> _Assigned task_:
Copy out exactly the lines below that run from the one holding "ENGR 14 — final" to the one holding "If the Peer", keeping both of those lines and no others.

> _Data for analysis_:
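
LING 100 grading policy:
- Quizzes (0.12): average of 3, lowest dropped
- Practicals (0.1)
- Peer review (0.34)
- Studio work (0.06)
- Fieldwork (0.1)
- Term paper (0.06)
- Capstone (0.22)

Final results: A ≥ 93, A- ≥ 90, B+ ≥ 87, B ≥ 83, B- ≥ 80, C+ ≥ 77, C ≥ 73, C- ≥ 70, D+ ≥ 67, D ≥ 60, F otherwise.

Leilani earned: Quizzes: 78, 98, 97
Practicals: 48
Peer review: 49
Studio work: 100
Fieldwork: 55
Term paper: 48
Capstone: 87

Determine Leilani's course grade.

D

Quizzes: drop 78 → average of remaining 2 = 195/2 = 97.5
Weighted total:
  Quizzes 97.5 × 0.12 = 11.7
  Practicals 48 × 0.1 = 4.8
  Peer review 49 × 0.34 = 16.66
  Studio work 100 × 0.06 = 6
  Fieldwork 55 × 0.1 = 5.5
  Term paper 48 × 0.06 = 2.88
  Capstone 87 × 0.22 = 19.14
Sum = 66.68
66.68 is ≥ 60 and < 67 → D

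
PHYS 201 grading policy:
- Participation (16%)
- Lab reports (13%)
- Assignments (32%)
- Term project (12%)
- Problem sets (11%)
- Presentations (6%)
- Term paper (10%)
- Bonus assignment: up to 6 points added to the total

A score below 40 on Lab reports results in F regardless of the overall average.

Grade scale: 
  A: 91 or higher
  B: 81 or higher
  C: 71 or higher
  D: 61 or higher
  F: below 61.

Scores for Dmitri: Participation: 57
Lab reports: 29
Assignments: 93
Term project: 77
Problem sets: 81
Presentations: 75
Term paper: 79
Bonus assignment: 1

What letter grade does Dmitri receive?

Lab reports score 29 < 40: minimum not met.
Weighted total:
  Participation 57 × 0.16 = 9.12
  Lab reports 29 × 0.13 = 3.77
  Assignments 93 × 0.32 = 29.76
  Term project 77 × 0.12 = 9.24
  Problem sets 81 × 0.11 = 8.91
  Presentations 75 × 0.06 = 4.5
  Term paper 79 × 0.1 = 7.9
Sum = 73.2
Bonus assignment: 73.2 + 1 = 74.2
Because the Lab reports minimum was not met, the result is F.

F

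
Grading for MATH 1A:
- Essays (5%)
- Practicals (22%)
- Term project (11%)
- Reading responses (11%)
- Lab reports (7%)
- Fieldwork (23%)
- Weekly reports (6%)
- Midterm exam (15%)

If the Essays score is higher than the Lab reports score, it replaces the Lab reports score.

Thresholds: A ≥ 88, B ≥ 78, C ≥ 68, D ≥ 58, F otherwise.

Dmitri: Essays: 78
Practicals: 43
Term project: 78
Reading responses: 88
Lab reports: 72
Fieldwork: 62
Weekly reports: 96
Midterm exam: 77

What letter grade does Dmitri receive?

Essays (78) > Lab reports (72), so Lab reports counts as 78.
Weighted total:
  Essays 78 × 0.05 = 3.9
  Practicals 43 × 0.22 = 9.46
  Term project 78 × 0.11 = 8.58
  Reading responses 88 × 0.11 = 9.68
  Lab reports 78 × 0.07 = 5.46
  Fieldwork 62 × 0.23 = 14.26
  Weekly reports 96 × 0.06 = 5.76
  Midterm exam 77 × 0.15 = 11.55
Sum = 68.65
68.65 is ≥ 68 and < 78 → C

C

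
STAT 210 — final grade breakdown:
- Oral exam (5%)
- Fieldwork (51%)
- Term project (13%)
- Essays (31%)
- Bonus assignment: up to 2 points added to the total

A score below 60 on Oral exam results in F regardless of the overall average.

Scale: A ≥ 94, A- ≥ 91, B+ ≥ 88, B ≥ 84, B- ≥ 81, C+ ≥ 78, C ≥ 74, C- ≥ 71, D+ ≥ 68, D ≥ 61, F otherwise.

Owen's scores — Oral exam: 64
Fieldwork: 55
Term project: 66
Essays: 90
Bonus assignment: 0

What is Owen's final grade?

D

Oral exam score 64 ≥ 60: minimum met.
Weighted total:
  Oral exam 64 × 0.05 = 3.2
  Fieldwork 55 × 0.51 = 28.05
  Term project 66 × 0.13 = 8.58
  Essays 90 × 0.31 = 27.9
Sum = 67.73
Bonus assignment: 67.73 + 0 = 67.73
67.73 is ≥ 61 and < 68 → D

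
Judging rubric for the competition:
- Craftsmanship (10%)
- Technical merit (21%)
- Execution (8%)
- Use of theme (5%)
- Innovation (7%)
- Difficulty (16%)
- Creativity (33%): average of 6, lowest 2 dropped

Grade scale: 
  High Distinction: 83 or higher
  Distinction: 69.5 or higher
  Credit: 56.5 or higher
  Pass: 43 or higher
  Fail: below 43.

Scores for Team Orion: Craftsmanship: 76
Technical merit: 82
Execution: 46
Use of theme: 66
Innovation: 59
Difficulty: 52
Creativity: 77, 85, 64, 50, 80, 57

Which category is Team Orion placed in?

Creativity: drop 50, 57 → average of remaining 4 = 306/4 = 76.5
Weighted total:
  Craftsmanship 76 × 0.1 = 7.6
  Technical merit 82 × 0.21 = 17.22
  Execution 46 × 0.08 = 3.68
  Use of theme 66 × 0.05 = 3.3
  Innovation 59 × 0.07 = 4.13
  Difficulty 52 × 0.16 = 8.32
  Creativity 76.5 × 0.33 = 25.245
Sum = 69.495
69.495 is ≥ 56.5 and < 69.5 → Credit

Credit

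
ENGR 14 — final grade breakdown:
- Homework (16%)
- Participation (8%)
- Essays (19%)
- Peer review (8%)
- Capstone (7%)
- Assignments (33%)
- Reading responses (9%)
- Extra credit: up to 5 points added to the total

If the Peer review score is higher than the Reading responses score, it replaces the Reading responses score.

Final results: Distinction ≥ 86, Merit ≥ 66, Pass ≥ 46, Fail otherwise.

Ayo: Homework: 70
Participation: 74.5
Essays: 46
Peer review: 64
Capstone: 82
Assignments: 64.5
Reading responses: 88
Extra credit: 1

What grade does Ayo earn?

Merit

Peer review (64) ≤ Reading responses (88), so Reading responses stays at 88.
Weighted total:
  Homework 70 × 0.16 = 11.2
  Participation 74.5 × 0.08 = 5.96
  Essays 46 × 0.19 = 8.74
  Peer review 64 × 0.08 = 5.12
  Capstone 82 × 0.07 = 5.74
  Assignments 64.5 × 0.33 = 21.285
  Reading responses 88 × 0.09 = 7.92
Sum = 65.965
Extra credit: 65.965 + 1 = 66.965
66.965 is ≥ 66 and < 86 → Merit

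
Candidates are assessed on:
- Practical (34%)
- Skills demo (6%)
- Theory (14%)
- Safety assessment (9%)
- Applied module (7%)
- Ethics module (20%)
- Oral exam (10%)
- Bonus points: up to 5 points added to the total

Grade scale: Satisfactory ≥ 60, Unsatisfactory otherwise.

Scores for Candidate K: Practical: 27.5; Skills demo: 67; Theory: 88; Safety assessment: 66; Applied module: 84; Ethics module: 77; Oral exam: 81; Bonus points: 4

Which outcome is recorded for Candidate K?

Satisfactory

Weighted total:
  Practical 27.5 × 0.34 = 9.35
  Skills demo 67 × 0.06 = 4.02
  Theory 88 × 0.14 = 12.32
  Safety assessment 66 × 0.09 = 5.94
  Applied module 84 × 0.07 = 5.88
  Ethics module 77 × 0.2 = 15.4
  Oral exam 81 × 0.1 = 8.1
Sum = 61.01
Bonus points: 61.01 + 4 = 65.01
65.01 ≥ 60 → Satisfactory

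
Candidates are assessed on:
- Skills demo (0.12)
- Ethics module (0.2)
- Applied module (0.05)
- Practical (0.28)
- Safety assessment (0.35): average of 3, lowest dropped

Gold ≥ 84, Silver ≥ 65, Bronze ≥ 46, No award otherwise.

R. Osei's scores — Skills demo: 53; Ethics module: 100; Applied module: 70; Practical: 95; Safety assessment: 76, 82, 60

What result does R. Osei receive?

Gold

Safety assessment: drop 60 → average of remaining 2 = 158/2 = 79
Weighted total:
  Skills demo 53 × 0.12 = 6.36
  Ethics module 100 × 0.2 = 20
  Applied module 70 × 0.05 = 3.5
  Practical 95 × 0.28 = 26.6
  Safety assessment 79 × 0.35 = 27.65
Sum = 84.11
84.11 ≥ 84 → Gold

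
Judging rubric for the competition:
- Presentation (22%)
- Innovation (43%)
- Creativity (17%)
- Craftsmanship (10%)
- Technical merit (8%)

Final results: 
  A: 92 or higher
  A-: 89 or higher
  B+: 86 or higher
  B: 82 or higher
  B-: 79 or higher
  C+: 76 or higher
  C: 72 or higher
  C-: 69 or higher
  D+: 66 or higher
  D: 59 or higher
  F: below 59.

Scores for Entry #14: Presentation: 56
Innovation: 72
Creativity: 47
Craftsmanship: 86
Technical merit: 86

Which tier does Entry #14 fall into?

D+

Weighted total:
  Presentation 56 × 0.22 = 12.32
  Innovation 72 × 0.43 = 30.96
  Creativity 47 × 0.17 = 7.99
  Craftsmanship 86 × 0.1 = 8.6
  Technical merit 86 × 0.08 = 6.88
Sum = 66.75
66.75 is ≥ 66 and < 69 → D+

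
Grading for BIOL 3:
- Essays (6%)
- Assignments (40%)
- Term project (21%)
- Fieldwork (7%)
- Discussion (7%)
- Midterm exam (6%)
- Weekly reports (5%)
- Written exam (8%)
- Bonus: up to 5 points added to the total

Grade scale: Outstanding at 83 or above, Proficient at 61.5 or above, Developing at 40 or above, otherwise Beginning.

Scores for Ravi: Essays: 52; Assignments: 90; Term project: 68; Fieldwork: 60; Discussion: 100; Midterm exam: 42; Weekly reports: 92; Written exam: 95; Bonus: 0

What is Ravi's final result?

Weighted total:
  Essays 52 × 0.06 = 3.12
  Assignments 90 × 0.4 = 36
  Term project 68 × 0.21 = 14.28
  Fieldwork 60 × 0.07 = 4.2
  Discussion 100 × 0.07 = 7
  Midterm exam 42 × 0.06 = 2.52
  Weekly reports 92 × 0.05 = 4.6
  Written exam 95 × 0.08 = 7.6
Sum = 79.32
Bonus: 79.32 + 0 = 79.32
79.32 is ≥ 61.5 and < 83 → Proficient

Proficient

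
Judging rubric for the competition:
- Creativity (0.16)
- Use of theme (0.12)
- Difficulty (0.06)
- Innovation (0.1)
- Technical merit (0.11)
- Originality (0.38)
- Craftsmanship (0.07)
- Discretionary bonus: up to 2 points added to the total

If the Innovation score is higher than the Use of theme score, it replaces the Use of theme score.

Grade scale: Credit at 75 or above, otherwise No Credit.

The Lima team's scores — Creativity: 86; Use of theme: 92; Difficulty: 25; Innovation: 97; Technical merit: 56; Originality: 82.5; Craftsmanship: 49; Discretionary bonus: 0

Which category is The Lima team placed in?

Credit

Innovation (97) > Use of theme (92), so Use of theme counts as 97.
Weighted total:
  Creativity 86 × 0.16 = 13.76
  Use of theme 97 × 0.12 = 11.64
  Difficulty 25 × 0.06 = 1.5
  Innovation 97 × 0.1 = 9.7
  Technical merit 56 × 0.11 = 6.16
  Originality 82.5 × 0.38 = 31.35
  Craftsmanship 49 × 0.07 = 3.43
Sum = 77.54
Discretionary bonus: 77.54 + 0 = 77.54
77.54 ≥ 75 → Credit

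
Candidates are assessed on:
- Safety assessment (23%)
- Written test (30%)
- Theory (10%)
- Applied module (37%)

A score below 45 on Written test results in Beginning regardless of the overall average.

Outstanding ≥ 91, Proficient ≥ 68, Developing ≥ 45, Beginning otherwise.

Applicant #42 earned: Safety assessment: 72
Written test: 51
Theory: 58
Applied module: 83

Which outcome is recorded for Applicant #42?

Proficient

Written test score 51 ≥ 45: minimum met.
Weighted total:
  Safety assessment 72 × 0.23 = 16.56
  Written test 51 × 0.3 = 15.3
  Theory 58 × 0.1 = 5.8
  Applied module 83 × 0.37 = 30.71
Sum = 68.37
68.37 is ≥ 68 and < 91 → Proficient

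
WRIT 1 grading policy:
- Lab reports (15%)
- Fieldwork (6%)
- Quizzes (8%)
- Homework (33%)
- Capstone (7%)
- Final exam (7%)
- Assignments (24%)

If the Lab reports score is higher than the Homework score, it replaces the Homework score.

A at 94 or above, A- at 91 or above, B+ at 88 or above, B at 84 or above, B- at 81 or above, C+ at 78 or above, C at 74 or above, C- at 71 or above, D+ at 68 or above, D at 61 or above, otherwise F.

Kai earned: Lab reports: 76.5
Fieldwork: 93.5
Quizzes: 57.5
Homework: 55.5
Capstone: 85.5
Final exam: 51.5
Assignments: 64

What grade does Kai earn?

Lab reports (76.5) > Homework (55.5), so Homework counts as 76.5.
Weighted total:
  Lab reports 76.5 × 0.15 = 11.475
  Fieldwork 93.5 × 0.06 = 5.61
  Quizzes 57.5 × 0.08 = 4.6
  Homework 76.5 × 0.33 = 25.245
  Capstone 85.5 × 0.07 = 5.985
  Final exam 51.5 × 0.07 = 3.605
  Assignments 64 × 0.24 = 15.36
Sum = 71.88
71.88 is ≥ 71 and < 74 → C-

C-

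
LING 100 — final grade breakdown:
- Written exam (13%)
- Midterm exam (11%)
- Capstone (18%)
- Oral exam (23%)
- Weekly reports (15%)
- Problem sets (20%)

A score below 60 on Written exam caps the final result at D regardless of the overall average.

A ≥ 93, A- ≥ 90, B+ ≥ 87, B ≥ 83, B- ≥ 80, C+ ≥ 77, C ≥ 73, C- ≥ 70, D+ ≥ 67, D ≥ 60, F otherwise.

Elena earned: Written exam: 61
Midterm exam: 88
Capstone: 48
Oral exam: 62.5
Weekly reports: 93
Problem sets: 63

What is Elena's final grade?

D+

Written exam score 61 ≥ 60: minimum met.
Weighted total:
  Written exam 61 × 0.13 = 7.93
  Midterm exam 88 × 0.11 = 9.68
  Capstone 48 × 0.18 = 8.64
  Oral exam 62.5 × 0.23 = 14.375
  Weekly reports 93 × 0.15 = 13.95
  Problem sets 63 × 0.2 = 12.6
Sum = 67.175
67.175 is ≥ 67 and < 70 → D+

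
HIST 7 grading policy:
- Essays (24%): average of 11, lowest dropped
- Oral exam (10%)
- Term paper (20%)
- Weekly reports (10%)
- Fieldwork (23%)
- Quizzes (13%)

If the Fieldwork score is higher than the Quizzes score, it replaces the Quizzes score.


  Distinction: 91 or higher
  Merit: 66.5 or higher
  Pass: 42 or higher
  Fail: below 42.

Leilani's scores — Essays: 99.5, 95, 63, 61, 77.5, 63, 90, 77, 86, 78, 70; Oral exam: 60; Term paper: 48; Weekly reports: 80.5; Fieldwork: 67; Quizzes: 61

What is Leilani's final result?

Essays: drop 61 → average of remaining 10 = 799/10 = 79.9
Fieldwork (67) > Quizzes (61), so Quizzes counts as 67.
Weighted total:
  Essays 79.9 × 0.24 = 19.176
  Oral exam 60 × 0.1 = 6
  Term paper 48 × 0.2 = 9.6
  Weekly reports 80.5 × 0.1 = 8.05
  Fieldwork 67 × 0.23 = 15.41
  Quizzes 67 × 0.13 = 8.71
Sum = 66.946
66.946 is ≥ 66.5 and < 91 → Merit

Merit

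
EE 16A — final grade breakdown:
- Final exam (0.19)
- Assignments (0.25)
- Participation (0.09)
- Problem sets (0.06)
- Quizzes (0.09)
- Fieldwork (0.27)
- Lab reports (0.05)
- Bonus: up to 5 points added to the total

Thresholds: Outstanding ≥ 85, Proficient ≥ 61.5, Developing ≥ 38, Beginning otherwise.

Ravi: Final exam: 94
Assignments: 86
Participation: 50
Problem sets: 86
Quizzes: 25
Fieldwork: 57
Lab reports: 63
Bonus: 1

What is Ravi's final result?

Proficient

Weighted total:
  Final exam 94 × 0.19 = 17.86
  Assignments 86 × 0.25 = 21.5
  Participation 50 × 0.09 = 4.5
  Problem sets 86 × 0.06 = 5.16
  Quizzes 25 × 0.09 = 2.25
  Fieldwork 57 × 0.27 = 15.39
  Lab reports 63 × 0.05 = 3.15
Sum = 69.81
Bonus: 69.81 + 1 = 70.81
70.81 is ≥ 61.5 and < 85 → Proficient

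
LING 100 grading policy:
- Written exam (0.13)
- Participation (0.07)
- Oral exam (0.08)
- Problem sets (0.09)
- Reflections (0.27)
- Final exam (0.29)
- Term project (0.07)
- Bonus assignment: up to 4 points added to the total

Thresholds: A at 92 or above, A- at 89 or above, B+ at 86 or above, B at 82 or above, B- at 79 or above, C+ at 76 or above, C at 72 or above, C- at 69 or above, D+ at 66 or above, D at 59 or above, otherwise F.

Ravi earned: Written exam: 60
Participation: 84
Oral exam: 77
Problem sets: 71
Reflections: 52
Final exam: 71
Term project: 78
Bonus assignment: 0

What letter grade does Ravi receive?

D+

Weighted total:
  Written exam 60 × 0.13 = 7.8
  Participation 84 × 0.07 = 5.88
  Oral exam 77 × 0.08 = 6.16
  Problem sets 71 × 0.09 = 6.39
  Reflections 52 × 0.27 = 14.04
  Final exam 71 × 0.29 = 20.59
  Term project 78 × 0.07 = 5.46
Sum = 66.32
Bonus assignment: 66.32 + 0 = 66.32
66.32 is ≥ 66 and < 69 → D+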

> _Exercise result_:
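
ENGR 14 — final grade breakdown:
- Homework (16%)
- Participation (8%)
- Essays (19%)
- Peer review (8%)
- Capstone (7%)
- Assignments (33%)
- Reading responses (9%)
- Extra credit: up to 5 points added to the total

If the Peer review score is higher than the Reading responses score, it replaces the Reading responses score.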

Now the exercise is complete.